PROBLEM REQUIREMENTS: The tail of the records, from the line containing "In the lab you prepare a" through the final line, should be printed exactly and on its own.

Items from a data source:
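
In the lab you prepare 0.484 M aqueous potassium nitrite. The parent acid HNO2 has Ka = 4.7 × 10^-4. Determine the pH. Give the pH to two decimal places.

NO2- is the conjugate base of the weak acid HNO2.
Kb = Kw/Ka = 1.0×10^-14 / 4.7 × 10^-4 = 2.13 × 10^-11
From the ICE table, Kb = x²/(0.484 − x) = 2.13 × 10^-11.
Since Kb ≪ C₀, x ≈ √(Kb·C₀) = 3.21 × 10^-6 M.
pOH = −log(3.21 × 10^-6) = 5.49; pH = 14.00 − 5.49 = 8.51

pH = 8.51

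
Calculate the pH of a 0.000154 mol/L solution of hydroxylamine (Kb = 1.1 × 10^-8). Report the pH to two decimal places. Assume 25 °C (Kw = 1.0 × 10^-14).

NH2OH + H2O ⇌ NH3OH+ + OH-
Kb = x²/(0.000154 − x) = 1.1 × 10^-8
Assume x ≪ 0.000154: x ≈ √(1.1 × 10^-8 × 0.000154) = 1.30 × 10^-6 M
Check: 0.85% ionized — well under 5%, approximation valid.
pOH = −log(1.30 × 10^-6) = 5.89; pH = 14.00 − 5.89 = 8.11

pH = 8.11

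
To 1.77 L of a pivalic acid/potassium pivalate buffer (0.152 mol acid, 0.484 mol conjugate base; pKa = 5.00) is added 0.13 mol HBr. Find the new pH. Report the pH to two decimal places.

pH = 5.10

After neutralization: n((CH3)3CCOOH) = 0.282 mol, n((CH3)3CCOO-) = 0.354 mol.
pH = pKa + log([A⁻]/[HA]) = 5.00 + log(0.354/0.282) = 5.00 +0.099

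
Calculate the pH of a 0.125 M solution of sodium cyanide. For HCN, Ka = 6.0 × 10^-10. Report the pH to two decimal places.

CN- is the conjugate base of the weak acid HCN.
Kb = Kw/Ka = 1.0×10^-14 / 6.0 × 10^-10 = 1.67 × 10^-5
From the ICE table, Kb = x²/(0.125 − x) = 1.67 × 10^-5.
Since Kb ≪ C₀, x ≈ √(Kb·C₀) = 1.44 × 10^-3 M.
Check: 1.2% ionized — well under 5%, approximation valid.
pOH = −log(1.44 × 10^-3) = 2.84; pH = 14.00 − 2.84 = 11.16

pH = 11.16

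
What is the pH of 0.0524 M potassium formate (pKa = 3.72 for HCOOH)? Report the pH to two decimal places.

pH = 8.22

HCOO- is the conjugate base of the weak acid HCOOH.
Ka = 10^(−3.72) = 1.91 × 10^-4
Kb = Kw/Ka = 1.0×10^-14 / 1.91 × 10^-4 = 5.24 × 10^-11
Let x = [OH-] at equilibrium. Kb = x²/(0.0524 − x).
Assume x ≪ 0.0524: x ≈ √(5.24 × 10^-11 × 0.0524) = 1.66 × 10^-6 M
pOH = 5.78, so pH = 14.00 − pOH = 8.22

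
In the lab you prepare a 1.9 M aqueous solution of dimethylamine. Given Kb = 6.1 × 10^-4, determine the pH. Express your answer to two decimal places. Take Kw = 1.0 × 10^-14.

pH = 12.53

(CH3)2NH + H2O ⇌ (CH3)2NH2+ + OH-
From the ICE table, Kb = [OH-]²/(1.9 − [OH-]) = 6.1 × 10^-4.
Neglecting [OH-] in the denominator: [OH-] = √(6.1 × 10^-4 × 1.9) = 3.40 × 10^-2 M
pOH = −log(3.40 × 10^-2) = 1.47; pH = 14.00 − 1.47 = 12.53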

WRITTEN SOLUTION:
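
In the lab you prepare a 1.9 M aqueous solution of dimethylamine. Given Kb = 6.1 × 10^-4, determine the pH. Express your answer to two decimal places. Take Kw = 1.0 × 10^-14.

pH = 12.53

(CH3)2NH + H2O ⇌ (CH3)2NH2+ + OH-
From the ICE table, Kb = [OH-]²/(1.9 − [OH-]) = 6.1 × 10^-4.
Neglecting [OH-] in the denominator: [OH-] = √(6.1 × 10^-4 × 1.9) = 3.40 × 10^-2 M
pOH = −log(3.40 × 10^-2) = 1.47; pH = 14.00 − 1.47 = 12.53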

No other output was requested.